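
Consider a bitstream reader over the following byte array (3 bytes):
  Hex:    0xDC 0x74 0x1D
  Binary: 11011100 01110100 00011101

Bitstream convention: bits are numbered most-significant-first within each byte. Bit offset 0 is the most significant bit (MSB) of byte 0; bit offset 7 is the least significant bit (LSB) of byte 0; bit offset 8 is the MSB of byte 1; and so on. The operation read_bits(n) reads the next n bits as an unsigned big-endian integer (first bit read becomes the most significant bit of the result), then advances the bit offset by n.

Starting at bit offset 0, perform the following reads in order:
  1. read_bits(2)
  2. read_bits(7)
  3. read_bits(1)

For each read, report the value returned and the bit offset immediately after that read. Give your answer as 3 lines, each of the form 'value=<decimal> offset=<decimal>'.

Read 1: bits[0:2] width=2 -> value=3 (bin 11); offset now 2 = byte 0 bit 2; 22 bits remain
Read 2: bits[2:9] width=7 -> value=56 (bin 0111000); offset now 9 = byte 1 bit 1; 15 bits remain
Read 3: bits[9:10] width=1 -> value=1 (bin 1); offset now 10 = byte 1 bit 2; 14 bits remain

Answer: value=3 offset=2
value=56 offset=9
value=1 offset=10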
● ● ● ● ●
How to complete this task:
Each line from the one containing "Bitstream convention: bits" through the end of the material must be returned exactly; no other line should appear.

Reply:
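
Bitstream convention: bits are numbered most-significant-first within each byte. Bit offset 0 is the most significant bit (MSB) of byte 0; bit offset 7 is the least significant bit (LSB) of byte 0; bit offset 8 is the MSB of byte 1; and so on. The operation read_bits(n) reads the next n bits as an unsigned big-endian integer (first bit read becomes the most significant bit of the result), then advances the bit offset by n.

Starting at bit offset 0, perform the following reads in order:
  1. read_bits(2)
  2. read_bits(7)
  3. read_bits(1)

For each read, report the value returned and the bit offset immediately after that read. Give your answer as 3 lines, each of the form 'value=<decimal> offset=<decimal>'.

Read 1: bits[0:2] width=2 -> value=3 (bin 11); offset now 2 = byte 0 bit 2; 22 bits remain
Read 2: bits[2:9] width=7 -> value=56 (bin 0111000); offset now 9 = byte 1 bit 1; 15 bits remain
Read 3: bits[9:10] width=1 -> value=1 (bin 1); offset now 10 = byte 1 bit 2; 14 bits remain

Answer: value=3 offset=2
value=56 offset=9
value=1 offset=10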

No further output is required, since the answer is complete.